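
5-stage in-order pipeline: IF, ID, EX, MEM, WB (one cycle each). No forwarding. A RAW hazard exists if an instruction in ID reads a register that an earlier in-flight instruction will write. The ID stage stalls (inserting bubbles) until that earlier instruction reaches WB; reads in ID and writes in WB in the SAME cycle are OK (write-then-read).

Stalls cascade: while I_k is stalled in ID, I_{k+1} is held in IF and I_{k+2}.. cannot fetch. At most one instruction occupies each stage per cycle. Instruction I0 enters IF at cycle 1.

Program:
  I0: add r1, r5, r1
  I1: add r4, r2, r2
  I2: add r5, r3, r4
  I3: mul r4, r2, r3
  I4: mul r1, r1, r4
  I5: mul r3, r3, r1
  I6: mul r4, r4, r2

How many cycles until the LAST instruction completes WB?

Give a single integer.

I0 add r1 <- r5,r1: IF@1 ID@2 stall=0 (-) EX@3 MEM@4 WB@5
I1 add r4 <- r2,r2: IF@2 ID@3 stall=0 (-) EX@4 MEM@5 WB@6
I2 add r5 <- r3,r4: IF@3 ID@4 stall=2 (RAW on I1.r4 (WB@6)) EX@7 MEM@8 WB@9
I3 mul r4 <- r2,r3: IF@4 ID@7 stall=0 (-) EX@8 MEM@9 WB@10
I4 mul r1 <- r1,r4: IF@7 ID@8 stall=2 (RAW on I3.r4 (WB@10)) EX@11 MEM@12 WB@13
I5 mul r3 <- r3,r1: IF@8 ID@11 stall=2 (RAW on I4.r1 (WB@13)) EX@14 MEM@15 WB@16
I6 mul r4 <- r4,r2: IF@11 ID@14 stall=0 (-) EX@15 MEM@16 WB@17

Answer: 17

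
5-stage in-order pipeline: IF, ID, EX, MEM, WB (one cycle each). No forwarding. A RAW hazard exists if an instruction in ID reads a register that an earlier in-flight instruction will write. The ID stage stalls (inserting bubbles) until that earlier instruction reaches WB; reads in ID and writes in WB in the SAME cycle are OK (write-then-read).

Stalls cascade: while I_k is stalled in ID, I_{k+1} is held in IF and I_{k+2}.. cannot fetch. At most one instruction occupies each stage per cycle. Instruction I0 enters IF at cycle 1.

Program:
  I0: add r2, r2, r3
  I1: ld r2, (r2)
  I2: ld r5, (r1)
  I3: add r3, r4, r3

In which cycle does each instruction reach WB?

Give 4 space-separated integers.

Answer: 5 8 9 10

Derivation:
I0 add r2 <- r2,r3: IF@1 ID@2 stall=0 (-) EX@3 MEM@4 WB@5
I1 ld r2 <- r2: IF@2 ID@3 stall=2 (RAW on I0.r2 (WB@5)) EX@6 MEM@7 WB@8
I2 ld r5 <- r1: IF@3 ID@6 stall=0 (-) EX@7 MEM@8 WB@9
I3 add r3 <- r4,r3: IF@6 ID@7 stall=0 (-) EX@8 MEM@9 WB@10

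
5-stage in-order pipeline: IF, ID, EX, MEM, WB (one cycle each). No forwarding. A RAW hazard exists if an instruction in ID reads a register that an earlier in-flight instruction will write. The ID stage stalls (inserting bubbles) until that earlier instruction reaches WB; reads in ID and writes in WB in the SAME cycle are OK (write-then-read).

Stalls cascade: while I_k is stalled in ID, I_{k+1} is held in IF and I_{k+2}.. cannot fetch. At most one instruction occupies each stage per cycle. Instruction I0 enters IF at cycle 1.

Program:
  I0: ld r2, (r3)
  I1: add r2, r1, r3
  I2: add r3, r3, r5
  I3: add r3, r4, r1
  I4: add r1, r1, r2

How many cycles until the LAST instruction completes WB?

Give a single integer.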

---------------

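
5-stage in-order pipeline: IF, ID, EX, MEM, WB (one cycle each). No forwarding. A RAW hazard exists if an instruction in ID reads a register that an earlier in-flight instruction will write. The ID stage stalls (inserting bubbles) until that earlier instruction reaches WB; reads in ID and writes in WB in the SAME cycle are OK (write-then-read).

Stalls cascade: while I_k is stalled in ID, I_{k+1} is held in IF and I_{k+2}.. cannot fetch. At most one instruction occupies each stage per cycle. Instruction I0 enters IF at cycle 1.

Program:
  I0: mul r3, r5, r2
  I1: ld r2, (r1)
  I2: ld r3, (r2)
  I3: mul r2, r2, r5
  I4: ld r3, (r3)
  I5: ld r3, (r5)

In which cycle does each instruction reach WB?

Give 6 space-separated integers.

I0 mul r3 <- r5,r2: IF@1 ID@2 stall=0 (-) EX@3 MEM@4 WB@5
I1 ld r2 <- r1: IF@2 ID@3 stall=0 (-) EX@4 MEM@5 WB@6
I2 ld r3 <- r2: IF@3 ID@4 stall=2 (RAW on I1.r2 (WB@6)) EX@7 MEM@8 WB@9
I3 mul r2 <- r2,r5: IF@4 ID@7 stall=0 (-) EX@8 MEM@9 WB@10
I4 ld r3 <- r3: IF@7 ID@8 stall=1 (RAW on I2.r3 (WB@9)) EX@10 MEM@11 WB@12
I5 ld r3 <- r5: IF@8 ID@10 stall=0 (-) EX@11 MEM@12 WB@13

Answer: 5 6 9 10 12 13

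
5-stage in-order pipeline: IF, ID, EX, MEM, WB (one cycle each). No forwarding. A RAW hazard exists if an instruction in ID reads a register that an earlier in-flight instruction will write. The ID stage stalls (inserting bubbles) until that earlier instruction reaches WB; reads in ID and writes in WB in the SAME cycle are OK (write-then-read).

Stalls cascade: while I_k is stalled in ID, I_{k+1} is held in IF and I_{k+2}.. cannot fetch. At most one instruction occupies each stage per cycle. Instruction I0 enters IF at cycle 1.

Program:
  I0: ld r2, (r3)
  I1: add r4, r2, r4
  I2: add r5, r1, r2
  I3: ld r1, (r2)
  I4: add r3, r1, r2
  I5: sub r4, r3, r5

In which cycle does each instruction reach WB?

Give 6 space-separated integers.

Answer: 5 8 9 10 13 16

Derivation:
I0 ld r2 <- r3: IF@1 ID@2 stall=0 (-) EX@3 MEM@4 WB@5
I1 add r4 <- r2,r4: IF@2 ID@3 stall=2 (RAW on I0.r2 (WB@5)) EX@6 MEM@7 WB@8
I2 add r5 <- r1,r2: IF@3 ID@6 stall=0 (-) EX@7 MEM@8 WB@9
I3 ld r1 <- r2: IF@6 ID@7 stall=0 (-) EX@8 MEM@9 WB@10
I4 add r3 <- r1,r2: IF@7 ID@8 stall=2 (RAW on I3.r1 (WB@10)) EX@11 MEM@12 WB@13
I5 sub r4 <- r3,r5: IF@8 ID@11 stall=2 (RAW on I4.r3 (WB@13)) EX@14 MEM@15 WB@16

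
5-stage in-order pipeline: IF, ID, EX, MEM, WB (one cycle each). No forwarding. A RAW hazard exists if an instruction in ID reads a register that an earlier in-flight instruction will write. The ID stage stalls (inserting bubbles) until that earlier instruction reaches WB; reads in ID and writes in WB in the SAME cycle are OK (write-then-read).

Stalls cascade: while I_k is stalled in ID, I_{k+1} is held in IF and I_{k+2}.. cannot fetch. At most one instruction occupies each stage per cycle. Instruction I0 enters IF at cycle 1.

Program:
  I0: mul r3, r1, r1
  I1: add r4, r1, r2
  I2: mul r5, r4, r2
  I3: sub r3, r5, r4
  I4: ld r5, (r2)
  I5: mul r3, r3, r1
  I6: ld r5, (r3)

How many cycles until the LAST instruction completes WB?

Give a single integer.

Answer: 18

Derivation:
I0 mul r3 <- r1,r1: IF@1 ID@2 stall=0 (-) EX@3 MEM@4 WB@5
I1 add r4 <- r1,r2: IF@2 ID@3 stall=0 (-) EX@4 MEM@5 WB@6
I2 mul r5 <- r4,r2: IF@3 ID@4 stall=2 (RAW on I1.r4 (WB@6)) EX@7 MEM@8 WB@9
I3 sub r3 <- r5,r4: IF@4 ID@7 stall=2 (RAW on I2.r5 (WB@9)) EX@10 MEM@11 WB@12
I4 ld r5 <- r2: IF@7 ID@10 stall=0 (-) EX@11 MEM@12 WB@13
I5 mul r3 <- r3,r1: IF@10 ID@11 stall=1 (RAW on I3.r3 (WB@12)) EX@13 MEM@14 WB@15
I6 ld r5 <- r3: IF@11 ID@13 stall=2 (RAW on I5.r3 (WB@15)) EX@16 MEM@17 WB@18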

---------------

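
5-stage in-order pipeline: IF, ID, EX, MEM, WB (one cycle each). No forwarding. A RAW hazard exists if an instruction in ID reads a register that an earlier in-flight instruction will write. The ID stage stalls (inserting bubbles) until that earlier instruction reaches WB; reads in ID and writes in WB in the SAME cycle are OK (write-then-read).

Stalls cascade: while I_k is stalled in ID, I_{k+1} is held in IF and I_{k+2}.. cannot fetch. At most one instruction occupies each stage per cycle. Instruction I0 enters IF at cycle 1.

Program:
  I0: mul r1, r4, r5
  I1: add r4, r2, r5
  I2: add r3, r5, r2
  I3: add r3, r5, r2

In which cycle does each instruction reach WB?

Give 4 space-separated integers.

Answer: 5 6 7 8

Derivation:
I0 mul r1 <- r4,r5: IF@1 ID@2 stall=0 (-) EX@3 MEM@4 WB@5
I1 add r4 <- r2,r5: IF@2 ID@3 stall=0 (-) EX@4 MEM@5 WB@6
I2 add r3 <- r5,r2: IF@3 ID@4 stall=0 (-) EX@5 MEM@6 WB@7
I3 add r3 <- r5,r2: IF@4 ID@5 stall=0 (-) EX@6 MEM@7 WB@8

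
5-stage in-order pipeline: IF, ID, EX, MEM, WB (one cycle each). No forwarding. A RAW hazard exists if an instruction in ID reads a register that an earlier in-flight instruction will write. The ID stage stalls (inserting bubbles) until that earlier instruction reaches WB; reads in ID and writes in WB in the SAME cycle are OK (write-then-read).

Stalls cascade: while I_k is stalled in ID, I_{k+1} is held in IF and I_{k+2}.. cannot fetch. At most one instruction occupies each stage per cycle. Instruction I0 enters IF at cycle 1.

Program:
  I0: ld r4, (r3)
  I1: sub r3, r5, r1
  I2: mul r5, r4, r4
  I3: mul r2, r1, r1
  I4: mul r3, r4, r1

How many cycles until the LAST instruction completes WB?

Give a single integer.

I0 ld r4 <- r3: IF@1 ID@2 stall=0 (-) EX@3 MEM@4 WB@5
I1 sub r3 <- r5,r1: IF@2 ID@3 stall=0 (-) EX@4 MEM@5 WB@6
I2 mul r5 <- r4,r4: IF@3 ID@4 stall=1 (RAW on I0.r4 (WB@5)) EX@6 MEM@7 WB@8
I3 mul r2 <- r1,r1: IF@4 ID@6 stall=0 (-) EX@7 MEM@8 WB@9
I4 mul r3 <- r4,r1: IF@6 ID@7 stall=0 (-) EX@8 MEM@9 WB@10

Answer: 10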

---------------

• **Work required**
All that is wanted is a faithful reproduction of the line above with "I3: add r3, r5, r2", the line with "I2: mul r5, r4, r4", and every line in between.

• **Output for this task**
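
  I3: add r3, r5, r2

In which cycle does each instruction reach WB?

Give 4 space-separated integers.

Answer: 5 6 7 8

Derivation:
I0 mul r1 <- r4,r5: IF@1 ID@2 stall=0 (-) EX@3 MEM@4 WB@5
I1 add r4 <- r2,r5: IF@2 ID@3 stall=0 (-) EX@4 MEM@5 WB@6
I2 add r3 <- r5,r2: IF@3 ID@4 stall=0 (-) EX@5 MEM@6 WB@7
I3 add r3 <- r5,r2: IF@4 ID@5 stall=0 (-) EX@6 MEM@7 WB@8

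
5-stage in-order pipeline: IF, ID, EX, MEM, WB (one cycle each). No forwarding. A RAW hazard exists if an instruction in ID reads a register that an earlier in-flight instruction will write. The ID stage stalls (inserting bubbles) until that earlier instruction reaches WB; reads in ID and writes in WB in the SAME cycle are OK (write-then-read).

Stalls cascade: while I_k is stalled in ID, I_{k+1} is held in IF and I_{k+2}.. cannot fetch. At most one instruction occupies each stage per cycle. Instruction I0 enters IF at cycle 1.

Program:
  I0: ld r4, (r3)
  I1: sub r3, r5, r1
  I2: mul r5, r4, r4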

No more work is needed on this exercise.